Directions for this task: Number of lines with the string "undirected" in the entries below: report it, and nothing besides.

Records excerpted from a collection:
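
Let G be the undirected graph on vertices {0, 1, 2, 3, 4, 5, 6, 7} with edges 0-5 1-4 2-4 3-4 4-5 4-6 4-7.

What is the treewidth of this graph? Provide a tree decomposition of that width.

The largest bag has 2 vertices, giving width 1; this decomposition certifies tw(G) ≤ 1. Any graph with an edge has treewidth ≥ 1, and G has the edge 5–4. Combining the bounds, tw(G) = 1.

Treewidth 1.
One optimal decomposition is:
Bags: B1 = {4, 5}  B2 = {4, 7}  B3 = {1, 4}  B4 = {0, 5}  B5 = {3, 4}  B6 = {2, 4}  B7 = {4, 6}
Tree: B1–B2, B2–B3, B1–B4, B3–B5, B5–B6, B5–B7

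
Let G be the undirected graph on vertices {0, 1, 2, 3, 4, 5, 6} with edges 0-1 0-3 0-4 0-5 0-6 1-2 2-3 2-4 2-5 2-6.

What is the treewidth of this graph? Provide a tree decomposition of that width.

Each bag holds 3 vertices, so the decomposition has width 2, which upper-bounds the treewidth. The edges 2–3–0–4–2 form a cycle, so G is not a tree and its treewidth is at least 2. Combining the bounds, tw(G) = 2.

Treewidth 2.
One such decomposition:
Bags: B1 = {0, 2, 3}  B2 = {0, 2, 4}  B3 = {0, 2, 5}  B4 = {0, 1, 2}  B5 = {0, 2, 6}
Tree: B1–B2, B2–B3, B3–B4, B4–B5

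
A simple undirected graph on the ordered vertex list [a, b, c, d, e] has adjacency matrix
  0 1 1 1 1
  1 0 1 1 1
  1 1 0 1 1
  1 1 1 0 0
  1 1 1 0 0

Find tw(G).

3

A width-3 tree decomposition is:
Bags: B1 = {a, b, c, e}  B2 = {a, b, c, d}
Tree: B1–B2
Every bag has size at most 4, so the width is 4 − 1 = 3 and tw(G) ≤ 3. Conversely, {a, b, c, d} is a clique of size 4, and the vertices of any clique must share a bag in every tree decomposition; so some bag has ≥ 4 vertices and tw(G) ≥ 3. Therefore the treewidth is 3.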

Solution for this exercise: 3